=== Your objective ===
The answer is one number. Say how many lines in the entries below include the word "genitive".

=== Records for the task ===

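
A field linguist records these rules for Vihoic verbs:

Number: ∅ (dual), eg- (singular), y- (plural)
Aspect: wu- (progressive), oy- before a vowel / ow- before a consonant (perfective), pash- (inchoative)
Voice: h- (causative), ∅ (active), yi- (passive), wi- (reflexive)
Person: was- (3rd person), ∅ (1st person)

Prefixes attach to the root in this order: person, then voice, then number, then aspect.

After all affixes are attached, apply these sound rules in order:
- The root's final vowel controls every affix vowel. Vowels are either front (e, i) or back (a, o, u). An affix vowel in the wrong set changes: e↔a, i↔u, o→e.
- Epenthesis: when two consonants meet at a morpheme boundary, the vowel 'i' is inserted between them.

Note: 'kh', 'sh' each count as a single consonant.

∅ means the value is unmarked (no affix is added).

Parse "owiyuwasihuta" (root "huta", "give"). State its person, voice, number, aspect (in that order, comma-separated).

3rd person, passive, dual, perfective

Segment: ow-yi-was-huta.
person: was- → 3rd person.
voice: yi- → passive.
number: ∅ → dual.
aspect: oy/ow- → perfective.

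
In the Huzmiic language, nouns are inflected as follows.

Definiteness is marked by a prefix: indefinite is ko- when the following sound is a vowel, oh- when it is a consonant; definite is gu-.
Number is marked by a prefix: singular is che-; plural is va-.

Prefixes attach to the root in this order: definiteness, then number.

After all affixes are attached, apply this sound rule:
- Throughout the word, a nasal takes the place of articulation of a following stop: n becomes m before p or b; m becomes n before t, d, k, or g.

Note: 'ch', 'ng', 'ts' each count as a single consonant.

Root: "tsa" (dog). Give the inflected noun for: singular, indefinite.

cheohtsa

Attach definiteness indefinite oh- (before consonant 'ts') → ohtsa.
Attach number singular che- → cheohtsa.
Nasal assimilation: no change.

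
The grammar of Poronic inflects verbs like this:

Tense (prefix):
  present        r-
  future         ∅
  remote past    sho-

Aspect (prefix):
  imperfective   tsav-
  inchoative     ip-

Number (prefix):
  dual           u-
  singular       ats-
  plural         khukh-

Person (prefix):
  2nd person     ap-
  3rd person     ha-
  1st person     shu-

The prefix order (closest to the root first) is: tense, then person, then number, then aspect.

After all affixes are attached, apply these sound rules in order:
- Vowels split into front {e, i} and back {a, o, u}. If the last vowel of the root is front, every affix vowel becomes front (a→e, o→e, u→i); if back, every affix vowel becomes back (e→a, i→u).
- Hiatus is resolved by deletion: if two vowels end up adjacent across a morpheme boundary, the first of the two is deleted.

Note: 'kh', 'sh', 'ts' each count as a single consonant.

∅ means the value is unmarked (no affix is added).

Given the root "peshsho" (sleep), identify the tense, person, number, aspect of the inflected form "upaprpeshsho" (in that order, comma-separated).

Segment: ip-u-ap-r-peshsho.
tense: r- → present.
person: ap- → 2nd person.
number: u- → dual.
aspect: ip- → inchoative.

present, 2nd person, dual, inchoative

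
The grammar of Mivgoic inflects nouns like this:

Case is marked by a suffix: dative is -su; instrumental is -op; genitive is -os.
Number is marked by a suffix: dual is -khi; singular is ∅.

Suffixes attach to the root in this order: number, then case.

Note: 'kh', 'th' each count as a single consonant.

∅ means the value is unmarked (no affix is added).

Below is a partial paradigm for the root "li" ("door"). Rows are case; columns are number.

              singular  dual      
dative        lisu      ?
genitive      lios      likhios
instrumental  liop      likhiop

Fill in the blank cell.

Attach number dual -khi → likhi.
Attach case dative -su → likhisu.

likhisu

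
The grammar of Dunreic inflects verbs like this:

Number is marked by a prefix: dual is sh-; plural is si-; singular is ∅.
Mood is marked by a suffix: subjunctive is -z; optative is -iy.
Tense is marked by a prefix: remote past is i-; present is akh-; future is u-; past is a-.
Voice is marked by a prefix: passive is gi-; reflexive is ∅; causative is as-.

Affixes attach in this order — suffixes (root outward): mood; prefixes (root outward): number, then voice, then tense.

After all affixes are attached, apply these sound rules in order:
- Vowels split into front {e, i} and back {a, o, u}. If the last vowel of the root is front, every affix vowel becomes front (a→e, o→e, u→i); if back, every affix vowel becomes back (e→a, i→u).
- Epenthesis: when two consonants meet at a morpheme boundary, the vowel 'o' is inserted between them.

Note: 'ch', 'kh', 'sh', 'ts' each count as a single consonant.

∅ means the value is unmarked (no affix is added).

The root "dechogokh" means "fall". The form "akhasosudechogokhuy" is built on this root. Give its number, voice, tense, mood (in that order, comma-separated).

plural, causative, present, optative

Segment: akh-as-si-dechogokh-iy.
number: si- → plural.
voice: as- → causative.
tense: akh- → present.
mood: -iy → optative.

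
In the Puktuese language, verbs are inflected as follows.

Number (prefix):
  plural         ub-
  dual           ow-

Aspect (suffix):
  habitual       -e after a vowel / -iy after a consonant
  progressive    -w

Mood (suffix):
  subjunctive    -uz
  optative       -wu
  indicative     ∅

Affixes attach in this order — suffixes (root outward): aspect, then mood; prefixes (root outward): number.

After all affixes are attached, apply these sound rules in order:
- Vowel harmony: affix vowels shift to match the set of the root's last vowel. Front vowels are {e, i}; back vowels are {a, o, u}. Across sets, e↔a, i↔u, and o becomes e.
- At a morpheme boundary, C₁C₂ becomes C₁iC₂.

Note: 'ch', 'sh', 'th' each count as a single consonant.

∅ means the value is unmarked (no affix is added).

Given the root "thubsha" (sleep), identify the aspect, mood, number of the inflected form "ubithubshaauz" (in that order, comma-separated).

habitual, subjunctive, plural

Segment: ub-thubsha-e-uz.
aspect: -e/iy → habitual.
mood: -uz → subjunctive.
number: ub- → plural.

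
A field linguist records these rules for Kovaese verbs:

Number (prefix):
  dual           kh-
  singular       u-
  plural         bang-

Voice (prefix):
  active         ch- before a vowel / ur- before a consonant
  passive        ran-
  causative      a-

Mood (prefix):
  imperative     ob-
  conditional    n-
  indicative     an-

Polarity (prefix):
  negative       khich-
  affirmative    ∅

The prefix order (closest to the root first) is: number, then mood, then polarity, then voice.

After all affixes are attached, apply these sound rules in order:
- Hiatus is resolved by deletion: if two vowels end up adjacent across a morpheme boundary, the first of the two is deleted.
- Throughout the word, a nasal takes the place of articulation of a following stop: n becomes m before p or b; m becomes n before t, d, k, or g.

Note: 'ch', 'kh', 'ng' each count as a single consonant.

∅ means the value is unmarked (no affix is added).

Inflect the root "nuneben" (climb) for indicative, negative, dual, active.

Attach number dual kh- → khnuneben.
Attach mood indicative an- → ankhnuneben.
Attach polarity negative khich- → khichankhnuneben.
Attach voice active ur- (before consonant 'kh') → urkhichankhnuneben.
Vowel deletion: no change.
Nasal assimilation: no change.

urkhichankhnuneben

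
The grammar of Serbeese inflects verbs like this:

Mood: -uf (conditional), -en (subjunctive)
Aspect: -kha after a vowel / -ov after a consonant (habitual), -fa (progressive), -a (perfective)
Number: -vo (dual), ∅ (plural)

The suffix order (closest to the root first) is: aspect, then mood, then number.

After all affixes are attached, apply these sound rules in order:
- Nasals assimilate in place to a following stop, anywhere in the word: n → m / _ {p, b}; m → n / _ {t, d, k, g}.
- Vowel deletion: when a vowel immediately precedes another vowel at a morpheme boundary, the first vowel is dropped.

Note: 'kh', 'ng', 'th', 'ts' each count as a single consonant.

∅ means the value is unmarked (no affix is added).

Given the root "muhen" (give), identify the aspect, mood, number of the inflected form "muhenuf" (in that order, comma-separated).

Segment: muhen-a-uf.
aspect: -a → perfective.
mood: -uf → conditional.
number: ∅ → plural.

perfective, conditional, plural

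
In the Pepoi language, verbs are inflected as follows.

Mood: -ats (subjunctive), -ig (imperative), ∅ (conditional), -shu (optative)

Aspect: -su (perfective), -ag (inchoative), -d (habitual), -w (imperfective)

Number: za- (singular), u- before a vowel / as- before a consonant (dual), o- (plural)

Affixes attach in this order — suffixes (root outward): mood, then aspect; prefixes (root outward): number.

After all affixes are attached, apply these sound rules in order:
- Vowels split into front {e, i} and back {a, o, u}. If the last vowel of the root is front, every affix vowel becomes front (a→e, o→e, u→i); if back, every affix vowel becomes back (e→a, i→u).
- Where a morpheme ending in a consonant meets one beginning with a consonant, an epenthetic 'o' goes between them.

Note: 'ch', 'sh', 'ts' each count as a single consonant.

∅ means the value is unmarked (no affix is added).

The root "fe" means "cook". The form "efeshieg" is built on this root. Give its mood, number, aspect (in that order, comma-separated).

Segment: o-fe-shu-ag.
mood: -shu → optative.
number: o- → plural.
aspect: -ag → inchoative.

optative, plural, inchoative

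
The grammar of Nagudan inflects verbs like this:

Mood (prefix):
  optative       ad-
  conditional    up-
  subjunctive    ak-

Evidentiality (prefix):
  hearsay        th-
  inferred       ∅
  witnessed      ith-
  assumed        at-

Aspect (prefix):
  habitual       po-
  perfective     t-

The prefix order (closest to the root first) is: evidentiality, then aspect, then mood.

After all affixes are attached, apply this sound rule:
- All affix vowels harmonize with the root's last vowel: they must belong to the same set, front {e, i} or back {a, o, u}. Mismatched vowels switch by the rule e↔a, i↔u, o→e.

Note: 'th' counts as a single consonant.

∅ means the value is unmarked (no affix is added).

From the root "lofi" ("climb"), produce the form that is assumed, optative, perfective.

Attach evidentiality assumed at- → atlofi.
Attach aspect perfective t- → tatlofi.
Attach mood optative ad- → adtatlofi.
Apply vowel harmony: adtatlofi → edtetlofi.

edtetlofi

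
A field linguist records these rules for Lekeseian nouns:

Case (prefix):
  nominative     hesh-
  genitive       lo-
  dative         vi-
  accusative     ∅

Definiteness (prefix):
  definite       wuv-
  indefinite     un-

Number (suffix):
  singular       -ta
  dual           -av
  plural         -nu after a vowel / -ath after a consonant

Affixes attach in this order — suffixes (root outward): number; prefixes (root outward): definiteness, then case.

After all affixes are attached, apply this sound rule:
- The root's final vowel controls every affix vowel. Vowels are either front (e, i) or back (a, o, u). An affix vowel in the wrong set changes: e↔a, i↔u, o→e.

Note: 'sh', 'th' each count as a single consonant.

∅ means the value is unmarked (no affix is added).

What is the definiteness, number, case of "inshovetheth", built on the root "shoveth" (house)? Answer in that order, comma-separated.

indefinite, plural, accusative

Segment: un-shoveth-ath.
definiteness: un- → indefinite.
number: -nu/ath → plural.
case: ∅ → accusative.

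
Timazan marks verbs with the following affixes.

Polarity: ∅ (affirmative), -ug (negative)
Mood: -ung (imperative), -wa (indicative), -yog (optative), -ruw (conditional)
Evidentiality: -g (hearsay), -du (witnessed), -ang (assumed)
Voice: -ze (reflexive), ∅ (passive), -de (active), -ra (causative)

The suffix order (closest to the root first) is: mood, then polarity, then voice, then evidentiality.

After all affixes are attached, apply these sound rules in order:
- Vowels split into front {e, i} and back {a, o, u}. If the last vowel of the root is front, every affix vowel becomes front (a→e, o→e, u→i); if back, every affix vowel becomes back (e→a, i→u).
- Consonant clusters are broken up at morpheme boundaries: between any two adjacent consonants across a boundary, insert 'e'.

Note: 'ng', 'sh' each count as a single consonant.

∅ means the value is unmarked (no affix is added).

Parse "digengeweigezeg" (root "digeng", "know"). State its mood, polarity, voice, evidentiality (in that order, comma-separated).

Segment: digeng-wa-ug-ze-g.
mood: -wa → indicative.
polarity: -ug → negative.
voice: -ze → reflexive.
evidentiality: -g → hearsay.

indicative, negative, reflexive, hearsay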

=== Solution to the problem ===
3